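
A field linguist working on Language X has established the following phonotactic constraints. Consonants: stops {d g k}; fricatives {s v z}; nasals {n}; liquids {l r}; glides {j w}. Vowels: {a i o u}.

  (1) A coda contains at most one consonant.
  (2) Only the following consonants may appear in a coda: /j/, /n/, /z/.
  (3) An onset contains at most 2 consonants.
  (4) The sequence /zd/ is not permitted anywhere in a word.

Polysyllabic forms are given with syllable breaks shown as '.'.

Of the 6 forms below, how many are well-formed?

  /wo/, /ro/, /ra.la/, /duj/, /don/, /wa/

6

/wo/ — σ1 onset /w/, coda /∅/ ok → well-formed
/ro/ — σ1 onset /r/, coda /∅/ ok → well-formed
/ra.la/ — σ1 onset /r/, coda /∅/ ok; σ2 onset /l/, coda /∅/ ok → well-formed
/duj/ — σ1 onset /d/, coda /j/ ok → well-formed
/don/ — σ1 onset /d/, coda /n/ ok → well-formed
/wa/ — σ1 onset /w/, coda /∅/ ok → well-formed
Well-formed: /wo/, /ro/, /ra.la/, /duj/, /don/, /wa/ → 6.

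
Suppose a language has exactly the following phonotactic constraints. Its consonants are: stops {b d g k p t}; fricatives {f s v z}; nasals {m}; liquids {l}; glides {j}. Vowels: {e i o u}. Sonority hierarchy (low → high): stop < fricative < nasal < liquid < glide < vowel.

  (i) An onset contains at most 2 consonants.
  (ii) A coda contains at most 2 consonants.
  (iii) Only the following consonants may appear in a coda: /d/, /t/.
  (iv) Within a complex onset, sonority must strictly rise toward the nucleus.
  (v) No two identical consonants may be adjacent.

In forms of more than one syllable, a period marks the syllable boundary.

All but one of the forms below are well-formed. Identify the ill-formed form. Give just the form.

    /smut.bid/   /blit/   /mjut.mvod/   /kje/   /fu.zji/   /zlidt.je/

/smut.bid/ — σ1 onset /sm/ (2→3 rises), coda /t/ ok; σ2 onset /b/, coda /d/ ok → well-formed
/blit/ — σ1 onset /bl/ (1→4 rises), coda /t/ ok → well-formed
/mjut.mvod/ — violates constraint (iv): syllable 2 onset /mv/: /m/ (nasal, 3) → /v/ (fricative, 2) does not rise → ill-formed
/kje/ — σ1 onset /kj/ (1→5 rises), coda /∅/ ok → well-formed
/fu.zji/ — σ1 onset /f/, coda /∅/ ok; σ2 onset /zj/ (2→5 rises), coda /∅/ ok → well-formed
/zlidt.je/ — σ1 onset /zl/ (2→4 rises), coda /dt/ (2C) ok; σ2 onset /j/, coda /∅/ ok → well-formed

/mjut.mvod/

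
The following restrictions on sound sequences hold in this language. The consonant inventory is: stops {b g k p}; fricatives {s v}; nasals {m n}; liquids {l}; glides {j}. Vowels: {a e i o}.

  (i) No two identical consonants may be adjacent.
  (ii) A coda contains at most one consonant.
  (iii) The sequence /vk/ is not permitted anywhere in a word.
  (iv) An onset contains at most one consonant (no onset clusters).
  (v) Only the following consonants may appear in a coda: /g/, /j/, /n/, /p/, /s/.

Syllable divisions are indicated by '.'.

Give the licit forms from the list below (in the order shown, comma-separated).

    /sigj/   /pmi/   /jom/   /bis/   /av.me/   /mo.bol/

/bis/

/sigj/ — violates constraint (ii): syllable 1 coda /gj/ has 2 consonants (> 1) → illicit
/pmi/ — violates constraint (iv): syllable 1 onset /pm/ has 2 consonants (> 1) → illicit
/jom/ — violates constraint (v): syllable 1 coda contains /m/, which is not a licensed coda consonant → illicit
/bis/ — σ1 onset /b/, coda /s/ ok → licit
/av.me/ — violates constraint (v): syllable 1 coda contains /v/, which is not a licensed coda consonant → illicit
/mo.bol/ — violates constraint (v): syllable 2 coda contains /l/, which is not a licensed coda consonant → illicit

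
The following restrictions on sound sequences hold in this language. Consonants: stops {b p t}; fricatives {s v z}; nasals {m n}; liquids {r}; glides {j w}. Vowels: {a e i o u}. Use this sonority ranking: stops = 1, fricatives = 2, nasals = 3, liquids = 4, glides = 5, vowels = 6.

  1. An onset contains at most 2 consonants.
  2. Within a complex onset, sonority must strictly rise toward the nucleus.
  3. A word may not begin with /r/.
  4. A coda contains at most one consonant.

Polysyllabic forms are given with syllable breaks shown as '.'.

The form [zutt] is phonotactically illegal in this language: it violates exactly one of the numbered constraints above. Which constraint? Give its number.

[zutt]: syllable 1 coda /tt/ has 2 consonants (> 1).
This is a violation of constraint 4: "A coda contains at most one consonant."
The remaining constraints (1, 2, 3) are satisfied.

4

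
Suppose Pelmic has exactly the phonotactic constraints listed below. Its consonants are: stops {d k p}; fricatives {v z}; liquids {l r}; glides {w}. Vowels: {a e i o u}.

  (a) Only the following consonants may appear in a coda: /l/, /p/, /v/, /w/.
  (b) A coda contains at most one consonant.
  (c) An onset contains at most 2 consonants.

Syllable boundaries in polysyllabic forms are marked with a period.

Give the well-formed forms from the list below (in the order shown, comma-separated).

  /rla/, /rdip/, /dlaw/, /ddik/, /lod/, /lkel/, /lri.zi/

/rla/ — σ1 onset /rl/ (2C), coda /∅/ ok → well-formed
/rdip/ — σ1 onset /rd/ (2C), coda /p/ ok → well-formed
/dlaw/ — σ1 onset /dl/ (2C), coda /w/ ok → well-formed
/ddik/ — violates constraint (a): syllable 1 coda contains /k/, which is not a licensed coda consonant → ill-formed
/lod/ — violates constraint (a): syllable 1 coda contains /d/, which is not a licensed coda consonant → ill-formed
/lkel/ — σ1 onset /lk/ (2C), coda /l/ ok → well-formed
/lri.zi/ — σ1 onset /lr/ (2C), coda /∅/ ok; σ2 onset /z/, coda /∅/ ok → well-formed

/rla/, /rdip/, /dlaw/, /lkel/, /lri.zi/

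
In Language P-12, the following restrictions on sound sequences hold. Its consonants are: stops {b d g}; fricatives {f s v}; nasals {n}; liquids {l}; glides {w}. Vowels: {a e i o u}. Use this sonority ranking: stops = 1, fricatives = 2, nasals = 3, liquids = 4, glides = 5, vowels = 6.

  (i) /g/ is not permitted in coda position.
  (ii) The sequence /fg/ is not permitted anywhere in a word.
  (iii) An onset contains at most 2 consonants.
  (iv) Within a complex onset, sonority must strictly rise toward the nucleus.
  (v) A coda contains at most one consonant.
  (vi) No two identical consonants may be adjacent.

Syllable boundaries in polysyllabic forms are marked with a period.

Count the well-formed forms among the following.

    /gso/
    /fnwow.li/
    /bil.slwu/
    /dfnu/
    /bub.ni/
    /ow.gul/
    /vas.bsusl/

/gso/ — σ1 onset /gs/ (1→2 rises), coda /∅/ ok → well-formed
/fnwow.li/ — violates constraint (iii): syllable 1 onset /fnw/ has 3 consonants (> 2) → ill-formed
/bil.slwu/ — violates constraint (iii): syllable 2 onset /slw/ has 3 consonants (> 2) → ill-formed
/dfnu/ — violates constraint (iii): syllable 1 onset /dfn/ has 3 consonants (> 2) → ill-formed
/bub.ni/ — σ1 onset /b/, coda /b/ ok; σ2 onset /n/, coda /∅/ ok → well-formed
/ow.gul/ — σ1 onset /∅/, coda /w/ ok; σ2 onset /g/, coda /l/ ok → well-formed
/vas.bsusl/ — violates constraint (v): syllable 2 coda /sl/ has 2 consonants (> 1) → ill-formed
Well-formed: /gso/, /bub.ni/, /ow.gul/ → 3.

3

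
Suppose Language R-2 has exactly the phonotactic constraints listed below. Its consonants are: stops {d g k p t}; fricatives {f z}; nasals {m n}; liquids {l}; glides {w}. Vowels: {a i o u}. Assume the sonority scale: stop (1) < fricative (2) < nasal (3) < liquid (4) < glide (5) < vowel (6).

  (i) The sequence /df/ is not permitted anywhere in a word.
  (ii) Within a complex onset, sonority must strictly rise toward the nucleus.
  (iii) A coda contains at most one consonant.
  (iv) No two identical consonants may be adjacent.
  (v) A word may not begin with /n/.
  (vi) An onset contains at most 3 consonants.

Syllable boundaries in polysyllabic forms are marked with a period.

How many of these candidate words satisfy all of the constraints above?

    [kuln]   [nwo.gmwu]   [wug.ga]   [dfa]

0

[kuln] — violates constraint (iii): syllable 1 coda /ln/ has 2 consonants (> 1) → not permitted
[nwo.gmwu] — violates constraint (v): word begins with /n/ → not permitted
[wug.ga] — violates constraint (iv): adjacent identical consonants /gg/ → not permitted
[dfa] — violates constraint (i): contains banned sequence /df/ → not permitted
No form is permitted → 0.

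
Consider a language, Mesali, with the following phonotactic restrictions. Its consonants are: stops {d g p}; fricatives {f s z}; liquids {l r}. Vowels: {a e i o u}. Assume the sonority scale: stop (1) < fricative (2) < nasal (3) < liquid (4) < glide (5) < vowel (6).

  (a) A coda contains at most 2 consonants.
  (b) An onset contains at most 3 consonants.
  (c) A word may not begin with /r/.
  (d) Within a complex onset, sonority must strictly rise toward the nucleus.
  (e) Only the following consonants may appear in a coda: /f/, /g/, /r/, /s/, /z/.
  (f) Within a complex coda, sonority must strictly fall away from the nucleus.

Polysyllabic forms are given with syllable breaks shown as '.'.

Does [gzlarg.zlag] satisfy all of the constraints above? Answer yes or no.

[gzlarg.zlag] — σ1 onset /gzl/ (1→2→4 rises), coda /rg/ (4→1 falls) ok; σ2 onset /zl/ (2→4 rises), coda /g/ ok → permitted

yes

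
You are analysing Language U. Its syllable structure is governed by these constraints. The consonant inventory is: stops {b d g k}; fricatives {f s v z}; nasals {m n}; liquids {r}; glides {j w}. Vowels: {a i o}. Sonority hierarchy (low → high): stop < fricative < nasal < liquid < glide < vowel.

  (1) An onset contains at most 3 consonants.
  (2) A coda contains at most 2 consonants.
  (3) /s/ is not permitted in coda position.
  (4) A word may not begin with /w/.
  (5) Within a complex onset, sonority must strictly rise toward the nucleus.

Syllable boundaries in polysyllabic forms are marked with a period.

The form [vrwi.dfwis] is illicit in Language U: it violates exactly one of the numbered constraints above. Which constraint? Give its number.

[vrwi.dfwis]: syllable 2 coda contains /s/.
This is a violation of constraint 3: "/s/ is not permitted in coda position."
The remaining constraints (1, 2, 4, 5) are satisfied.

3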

──────

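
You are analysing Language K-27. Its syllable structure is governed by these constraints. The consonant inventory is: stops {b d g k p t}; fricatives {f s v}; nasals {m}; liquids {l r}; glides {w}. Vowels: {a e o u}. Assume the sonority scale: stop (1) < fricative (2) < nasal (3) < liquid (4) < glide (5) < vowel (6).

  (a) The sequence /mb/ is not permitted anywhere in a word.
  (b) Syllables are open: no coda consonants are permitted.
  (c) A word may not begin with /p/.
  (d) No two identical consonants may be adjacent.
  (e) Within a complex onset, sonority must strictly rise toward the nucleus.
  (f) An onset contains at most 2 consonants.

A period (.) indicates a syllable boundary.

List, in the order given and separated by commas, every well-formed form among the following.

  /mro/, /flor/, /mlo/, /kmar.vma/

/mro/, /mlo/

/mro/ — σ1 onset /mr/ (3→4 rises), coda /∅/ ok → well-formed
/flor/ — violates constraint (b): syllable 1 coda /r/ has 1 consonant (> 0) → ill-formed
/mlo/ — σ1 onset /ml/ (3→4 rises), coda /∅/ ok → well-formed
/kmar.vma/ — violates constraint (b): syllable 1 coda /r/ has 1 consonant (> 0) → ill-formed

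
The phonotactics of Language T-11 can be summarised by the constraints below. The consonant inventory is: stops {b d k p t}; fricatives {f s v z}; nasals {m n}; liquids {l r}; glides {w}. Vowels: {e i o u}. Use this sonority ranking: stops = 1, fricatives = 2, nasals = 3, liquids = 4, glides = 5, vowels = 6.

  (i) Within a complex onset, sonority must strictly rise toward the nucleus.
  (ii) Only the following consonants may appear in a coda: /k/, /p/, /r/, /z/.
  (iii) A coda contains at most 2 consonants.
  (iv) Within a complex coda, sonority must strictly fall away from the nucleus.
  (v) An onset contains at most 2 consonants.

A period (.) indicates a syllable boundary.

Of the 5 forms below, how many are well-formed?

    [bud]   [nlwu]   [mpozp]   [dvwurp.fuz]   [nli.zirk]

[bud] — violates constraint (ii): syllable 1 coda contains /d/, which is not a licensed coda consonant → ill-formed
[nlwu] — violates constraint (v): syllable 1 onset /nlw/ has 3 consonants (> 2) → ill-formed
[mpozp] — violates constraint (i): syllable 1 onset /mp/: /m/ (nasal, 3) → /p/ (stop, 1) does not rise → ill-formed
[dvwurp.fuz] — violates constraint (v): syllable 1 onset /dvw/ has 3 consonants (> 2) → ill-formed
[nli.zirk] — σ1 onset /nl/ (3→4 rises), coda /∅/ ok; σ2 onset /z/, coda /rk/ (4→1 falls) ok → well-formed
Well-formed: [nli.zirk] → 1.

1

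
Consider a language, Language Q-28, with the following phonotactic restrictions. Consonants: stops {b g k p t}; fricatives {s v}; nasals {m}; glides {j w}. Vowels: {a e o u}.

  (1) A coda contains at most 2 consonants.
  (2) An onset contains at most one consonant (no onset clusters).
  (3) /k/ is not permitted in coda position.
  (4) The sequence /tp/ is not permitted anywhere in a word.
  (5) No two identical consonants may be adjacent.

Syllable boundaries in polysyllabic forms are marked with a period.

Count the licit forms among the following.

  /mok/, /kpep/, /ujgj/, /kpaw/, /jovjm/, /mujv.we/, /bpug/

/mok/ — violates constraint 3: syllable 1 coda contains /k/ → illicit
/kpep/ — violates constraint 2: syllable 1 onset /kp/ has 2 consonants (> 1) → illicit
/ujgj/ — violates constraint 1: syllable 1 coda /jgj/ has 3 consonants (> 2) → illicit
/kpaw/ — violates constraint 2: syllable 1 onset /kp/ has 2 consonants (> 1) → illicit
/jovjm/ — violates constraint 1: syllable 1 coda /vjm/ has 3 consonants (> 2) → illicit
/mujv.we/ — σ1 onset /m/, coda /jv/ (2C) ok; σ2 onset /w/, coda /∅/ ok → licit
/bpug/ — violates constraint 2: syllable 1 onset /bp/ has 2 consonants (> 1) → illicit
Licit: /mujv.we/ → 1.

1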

──────

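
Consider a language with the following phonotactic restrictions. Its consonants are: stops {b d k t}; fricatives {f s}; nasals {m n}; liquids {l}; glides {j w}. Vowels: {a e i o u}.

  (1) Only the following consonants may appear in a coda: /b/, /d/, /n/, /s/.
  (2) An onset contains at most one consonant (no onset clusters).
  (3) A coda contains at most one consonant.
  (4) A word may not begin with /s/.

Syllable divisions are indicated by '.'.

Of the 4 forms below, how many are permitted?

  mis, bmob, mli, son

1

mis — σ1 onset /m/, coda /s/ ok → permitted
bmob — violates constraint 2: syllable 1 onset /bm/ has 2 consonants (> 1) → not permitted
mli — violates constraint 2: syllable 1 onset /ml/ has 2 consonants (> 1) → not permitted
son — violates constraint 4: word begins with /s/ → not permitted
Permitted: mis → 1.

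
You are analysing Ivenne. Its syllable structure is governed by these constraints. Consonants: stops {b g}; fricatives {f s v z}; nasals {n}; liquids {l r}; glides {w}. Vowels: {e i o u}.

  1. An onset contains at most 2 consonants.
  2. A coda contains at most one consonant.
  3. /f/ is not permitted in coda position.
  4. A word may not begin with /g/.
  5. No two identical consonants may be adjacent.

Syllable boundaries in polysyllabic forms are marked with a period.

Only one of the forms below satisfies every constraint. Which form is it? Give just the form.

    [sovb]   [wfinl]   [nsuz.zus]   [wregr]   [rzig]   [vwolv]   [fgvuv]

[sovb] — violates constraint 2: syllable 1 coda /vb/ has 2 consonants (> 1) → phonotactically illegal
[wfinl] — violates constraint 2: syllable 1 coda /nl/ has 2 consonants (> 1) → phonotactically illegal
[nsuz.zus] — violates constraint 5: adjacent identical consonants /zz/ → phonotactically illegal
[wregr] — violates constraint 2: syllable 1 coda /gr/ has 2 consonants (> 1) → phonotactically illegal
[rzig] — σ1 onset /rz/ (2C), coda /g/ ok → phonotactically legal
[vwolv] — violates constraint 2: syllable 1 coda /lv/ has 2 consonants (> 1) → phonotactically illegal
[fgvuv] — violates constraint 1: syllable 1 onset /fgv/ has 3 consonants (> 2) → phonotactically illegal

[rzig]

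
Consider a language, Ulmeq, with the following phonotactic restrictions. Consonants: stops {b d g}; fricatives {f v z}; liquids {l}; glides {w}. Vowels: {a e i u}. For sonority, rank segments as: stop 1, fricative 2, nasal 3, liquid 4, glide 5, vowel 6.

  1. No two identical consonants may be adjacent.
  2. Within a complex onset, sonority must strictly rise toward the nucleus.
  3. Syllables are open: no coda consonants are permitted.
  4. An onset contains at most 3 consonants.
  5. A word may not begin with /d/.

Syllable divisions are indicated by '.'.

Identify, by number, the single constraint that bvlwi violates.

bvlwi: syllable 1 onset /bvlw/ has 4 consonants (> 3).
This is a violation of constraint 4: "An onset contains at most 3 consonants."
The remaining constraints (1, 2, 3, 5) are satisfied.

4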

──────

**Exercise**
Working from the material above, retype exactly the lines from the one with "this language. The" through the one with "Give the licit", both included, and only those lines.

**Answer box**
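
The following restrictions on sound sequences hold in this language. The consonant inventory is: stops {b g k p}; fricatives {s v}; nasals {m n}; liquids {l}; glides {j}. Vowels: {a e i o}.

  (i) No two identical consonants may be adjacent.
  (ii) A coda contains at most one consonant.
  (iii) The sequence /vk/ is not permitted anywhere in a word.
  (iv) An onset contains at most one consonant (no onset clusters).
  (v) Only the following consonants may appear in a coda: /g/, /j/, /n/, /p/, /s/.

Syllable divisions are indicated by '.'.

Give the licit forms from the list below (in the order shown, comma-separated).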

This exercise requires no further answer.